## Work instruction
In full and without change, repeat the records shown below.

- Opening Delimiter -

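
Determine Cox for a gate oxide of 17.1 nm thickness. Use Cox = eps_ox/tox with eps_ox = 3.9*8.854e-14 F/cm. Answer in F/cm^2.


Step 1: eps_ox = 3.9 * 8.854e-14 = 3.45306e-13 F/cm
Step 2: tox in cm = 17.1 nm * 1e-7 = 1.7100e-06 cm
Step 3: Cox = 3.45306e-13 / 1.7100e-06 = 2.02e-07 F/cm^2

2.02e-07


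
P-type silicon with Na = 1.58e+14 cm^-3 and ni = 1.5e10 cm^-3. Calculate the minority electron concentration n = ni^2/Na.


Step 1: Majority hole concentration p ≈ Na = 1.58e+14 cm^-3
Step 2: n = ni^2 / Na = (1.5e10)^2 / 1.58e+14
Step 3: n = 1.42e+06 cm^-3

1.42e+06


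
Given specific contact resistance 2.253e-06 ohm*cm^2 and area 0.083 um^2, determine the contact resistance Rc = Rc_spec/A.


Step 1: Convert area to cm^2: 0.083 um^2 = 8.3000e-10 cm^2
Step 2: Rc = Rc_spec / A = 2.253e-06 / 8.3000e-10
Step 3: Rc = 2.71e+03 ohms

2.71e+03


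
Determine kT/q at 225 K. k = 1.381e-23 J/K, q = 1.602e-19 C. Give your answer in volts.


Step 1: kT = 1.381e-23 * 225 = 3.10725e-21 J
Step 2: Vt = kT/q = 3.10725e-21 / 1.602e-19
Step 3: Vt = 0.0194 V

0.0194


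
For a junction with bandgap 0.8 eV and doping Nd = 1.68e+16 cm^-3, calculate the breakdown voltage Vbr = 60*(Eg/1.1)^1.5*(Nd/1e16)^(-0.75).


Step 1: Eg/1.1 = 0.8/1.1 = 0.727273
Step 2: (Eg/1.1)^1.5 = 0.727273^1.5 = 0.620221
Step 3: (Nd/1e16)^(-0.75) = (1.68)^(-0.75) = 0.677670
Step 4: Vbr = 60 * 0.620221 * 0.677670 = 25.2 V

25.2


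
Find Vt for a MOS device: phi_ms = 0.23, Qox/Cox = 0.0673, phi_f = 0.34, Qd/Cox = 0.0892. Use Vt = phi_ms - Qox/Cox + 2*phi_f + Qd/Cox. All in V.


Step 1: Vt = phi_ms - Qox/Cox + 2*phi_f + Qd/Cox
Step 2: Vt = 0.23 - 0.0673 + 2*0.34 + 0.0892
Step 3: Vt = 0.23 - 0.0673 + 0.68 + 0.0892
Step 4: Vt = 0.9319 V

0.9319


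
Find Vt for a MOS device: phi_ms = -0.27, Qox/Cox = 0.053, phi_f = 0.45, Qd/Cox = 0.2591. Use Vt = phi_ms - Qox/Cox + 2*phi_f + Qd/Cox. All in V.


Step 1: Vt = phi_ms - Qox/Cox + 2*phi_f + Qd/Cox
Step 2: Vt = -0.27 - 0.053 + 2*0.45 + 0.2591
Step 3: Vt = -0.27 - 0.053 + 0.9 + 0.2591
Step 4: Vt = 0.8361 V

0.8361


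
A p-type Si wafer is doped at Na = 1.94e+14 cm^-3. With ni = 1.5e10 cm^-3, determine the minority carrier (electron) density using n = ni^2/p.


Step 1: Majority hole concentration p ≈ Na = 1.94e+14 cm^-3
Step 2: n = ni^2 / Na = (1.5e10)^2 / 1.94e+14
Step 3: n = 1.16e+06 cm^-3

1.16e+06


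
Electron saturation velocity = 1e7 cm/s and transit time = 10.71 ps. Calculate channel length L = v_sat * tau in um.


Step 1: tau in seconds = 10.71 ps * 1e-12 = 1.0710e-11 s
Step 2: L = v_sat * tau = 1e7 * 1.0710e-11 = 1.0710e-04 cm
Step 3: L in um = 1.0710e-04 * 1e4 = 1.071 um

1.071


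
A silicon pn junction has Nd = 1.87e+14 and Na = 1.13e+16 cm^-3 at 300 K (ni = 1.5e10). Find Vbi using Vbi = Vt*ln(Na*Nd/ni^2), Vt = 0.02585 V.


Step 1: Compute Na*Nd/ni^2 = 1.13e+16 * 1.87e+14 / (1.5e10)^2 = 9.3916e+09
Step 2: ln(9.3916e+09) = 22.9631
Step 3: Vbi = 0.02585 * 22.9631 = 0.594 V

0.594


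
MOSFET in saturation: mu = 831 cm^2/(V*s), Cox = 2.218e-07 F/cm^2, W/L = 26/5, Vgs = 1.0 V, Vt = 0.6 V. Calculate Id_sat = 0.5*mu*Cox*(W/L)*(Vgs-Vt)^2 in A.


Step 1: Overdrive voltage Vov = Vgs - Vt = 1.0 - 0.6 = 0.4 V
Step 2: W/L = 26/5 = 5.2
Step 3: Id = 0.5 * 831 * 2.218e-07 * 5.2 * 0.4^2
Step 4: Id = 7.67e-05 A

7.67e-05


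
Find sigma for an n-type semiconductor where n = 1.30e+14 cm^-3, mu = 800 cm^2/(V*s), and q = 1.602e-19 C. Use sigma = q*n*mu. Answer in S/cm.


Step 1: sigma = q * n * mu
Step 2: sigma = 1.602e-19 * 1.30e+14 * 800
Step 3: sigma = 1.666e-02 S/cm

1.666e-02


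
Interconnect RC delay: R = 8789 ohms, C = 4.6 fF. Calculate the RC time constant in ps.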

- Closing Delimiter -

## Solution
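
Determine Cox for a gate oxide of 17.1 nm thickness. Use Cox = eps_ox/tox with eps_ox = 3.9*8.854e-14 F/cm. Answer in F/cm^2.


Step 1: eps_ox = 3.9 * 8.854e-14 = 3.45306e-13 F/cm
Step 2: tox in cm = 17.1 nm * 1e-7 = 1.7100e-06 cm
Step 3: Cox = 3.45306e-13 / 1.7100e-06 = 2.02e-07 F/cm^2

2.02e-07


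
P-type silicon with Na = 1.58e+14 cm^-3 and ni = 1.5e10 cm^-3. Calculate the minority electron concentration n = ni^2/Na.


Step 1: Majority hole concentration p ≈ Na = 1.58e+14 cm^-3
Step 2: n = ni^2 / Na = (1.5e10)^2 / 1.58e+14
Step 3: n = 1.42e+06 cm^-3

1.42e+06


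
Given specific contact resistance 2.253e-06 ohm*cm^2 and area 0.083 um^2, determine the contact resistance Rc = Rc_spec/A.


Step 1: Convert area to cm^2: 0.083 um^2 = 8.3000e-10 cm^2
Step 2: Rc = Rc_spec / A = 2.253e-06 / 8.3000e-10
Step 3: Rc = 2.71e+03 ohms

2.71e+03


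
Determine kT/q at 225 K. k = 1.381e-23 J/K, q = 1.602e-19 C. Give your answer in volts.


Step 1: kT = 1.381e-23 * 225 = 3.10725e-21 J
Step 2: Vt = kT/q = 3.10725e-21 / 1.602e-19
Step 3: Vt = 0.0194 V

0.0194


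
For a junction with bandgap 0.8 eV and doping Nd = 1.68e+16 cm^-3, calculate the breakdown voltage Vbr = 60*(Eg/1.1)^1.5*(Nd/1e16)^(-0.75).


Step 1: Eg/1.1 = 0.8/1.1 = 0.727273
Step 2: (Eg/1.1)^1.5 = 0.727273^1.5 = 0.620221
Step 3: (Nd/1e16)^(-0.75) = (1.68)^(-0.75) = 0.677670
Step 4: Vbr = 60 * 0.620221 * 0.677670 = 25.2 V

25.2


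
Find Vt for a MOS device: phi_ms = 0.23, Qox/Cox = 0.0673, phi_f = 0.34, Qd/Cox = 0.0892. Use Vt = phi_ms - Qox/Cox + 2*phi_f + Qd/Cox. All in V.


Step 1: Vt = phi_ms - Qox/Cox + 2*phi_f + Qd/Cox
Step 2: Vt = 0.23 - 0.0673 + 2*0.34 + 0.0892
Step 3: Vt = 0.23 - 0.0673 + 0.68 + 0.0892
Step 4: Vt = 0.9319 V

0.9319


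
Find Vt for a MOS device: phi_ms = -0.27, Qox/Cox = 0.053, phi_f = 0.45, Qd/Cox = 0.2591. Use Vt = phi_ms - Qox/Cox + 2*phi_f + Qd/Cox. All in V.


Step 1: Vt = phi_ms - Qox/Cox + 2*phi_f + Qd/Cox
Step 2: Vt = -0.27 - 0.053 + 2*0.45 + 0.2591
Step 3: Vt = -0.27 - 0.053 + 0.9 + 0.2591
Step 4: Vt = 0.8361 V

0.8361


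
A p-type Si wafer is doped at Na = 1.94e+14 cm^-3. With ni = 1.5e10 cm^-3, determine the minority carrier (electron) density using n = ni^2/p.


Step 1: Majority hole concentration p ≈ Na = 1.94e+14 cm^-3
Step 2: n = ni^2 / Na = (1.5e10)^2 / 1.94e+14
Step 3: n = 1.16e+06 cm^-3

1.16e+06


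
Electron saturation velocity = 1e7 cm/s and transit time = 10.71 ps. Calculate channel length L = v_sat * tau in um.


Step 1: tau in seconds = 10.71 ps * 1e-12 = 1.0710e-11 s
Step 2: L = v_sat * tau = 1e7 * 1.0710e-11 = 1.0710e-04 cm
Step 3: L in um = 1.0710e-04 * 1e4 = 1.071 um

1.071


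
A silicon pn junction has Nd = 1.87e+14 and Na = 1.13e+16 cm^-3 at 300 K (ni = 1.5e10). Find Vbi using Vbi = Vt*ln(Na*Nd/ni^2), Vt = 0.02585 V.


Step 1: Compute Na*Nd/ni^2 = 1.13e+16 * 1.87e+14 / (1.5e10)^2 = 9.3916e+09
Step 2: ln(9.3916e+09) = 22.9631
Step 3: Vbi = 0.02585 * 22.9631 = 0.594 V

0.594


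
MOSFET in saturation: mu = 831 cm^2/(V*s), Cox = 2.218e-07 F/cm^2, W/L = 26/5, Vgs = 1.0 V, Vt = 0.6 V. Calculate Id_sat = 0.5*mu*Cox*(W/L)*(Vgs-Vt)^2 in A.


Step 1: Overdrive voltage Vov = Vgs - Vt = 1.0 - 0.6 = 0.4 V
Step 2: W/L = 26/5 = 5.2
Step 3: Id = 0.5 * 831 * 2.218e-07 * 5.2 * 0.4^2
Step 4: Id = 7.67e-05 A

7.67e-05


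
Find sigma for an n-type semiconductor where n = 1.30e+14 cm^-3, mu = 800 cm^2/(V*s), and q = 1.602e-19 C. Use sigma = q*n*mu. Answer in S/cm.


Step 1: sigma = q * n * mu
Step 2: sigma = 1.602e-19 * 1.30e+14 * 800
Step 3: sigma = 1.666e-02 S/cm

1.666e-02


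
Interconnect RC delay: R = 8789 ohms, C = 4.6 fF. Calculate the RC time constant in ps.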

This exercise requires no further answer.